▶ SUPPLIED DATA
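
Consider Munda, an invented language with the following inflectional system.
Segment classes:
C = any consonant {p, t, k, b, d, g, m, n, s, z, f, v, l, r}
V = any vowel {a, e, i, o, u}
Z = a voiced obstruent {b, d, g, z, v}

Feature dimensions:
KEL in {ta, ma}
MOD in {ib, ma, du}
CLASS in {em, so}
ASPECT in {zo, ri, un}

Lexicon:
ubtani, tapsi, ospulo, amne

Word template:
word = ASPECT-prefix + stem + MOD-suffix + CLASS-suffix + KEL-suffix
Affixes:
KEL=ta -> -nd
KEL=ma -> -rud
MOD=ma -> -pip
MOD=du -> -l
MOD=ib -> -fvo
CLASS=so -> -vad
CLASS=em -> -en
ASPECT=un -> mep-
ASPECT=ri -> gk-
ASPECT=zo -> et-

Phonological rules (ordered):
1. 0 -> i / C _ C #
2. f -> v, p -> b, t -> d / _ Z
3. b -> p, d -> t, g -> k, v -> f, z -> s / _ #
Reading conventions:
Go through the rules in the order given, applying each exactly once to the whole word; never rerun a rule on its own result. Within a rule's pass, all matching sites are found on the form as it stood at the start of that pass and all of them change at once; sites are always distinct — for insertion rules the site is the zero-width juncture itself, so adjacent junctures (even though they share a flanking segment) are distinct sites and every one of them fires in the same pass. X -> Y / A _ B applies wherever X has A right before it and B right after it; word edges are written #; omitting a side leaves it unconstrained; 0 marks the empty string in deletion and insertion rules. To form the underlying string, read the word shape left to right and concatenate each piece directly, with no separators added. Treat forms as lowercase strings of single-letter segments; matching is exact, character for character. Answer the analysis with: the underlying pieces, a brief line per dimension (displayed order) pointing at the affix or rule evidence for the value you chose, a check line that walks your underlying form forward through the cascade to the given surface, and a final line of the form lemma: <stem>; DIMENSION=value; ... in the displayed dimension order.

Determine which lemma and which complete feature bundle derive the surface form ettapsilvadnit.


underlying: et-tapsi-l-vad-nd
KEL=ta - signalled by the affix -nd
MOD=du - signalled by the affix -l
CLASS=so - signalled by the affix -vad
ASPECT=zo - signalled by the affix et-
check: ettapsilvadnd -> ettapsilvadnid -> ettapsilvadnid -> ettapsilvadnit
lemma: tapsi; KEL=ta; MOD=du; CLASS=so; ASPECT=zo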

* * *

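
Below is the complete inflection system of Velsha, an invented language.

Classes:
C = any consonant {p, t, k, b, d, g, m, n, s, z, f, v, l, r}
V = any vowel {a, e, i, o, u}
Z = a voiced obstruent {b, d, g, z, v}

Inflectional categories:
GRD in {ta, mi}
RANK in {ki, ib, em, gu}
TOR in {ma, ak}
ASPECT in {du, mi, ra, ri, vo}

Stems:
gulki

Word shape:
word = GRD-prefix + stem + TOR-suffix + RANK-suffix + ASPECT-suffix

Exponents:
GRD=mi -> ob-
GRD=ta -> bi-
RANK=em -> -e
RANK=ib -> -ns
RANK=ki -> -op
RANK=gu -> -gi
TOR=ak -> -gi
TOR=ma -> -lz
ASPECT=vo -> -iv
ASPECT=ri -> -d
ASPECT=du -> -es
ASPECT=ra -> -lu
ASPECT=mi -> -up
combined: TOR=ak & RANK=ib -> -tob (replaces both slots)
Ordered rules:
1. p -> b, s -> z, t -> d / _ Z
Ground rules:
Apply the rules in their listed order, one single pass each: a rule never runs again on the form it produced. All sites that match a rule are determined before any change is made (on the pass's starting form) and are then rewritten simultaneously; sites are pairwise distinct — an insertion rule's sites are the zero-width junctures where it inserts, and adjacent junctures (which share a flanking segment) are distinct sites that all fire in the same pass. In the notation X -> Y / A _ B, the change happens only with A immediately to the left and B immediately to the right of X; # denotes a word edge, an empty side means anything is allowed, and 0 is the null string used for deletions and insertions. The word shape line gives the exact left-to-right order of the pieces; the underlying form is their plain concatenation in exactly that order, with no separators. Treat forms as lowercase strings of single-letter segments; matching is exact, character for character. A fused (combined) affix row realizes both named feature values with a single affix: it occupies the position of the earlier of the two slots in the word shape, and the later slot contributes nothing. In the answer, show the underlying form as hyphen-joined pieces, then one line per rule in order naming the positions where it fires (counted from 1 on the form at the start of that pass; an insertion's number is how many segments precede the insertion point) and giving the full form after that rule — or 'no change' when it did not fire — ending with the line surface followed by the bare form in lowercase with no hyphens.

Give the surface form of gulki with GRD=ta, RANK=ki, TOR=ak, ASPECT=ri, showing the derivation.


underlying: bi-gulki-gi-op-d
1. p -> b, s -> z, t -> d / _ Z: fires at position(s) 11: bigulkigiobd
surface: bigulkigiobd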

▶ ABOUT THIS EXERCISE
Show each line of the material holding "language".

▶ ANSWER TO THIS TASK
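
Consider Munda, an invented language with the following inflectional system.
Below is the complete inflection system of Velsha, an invented language.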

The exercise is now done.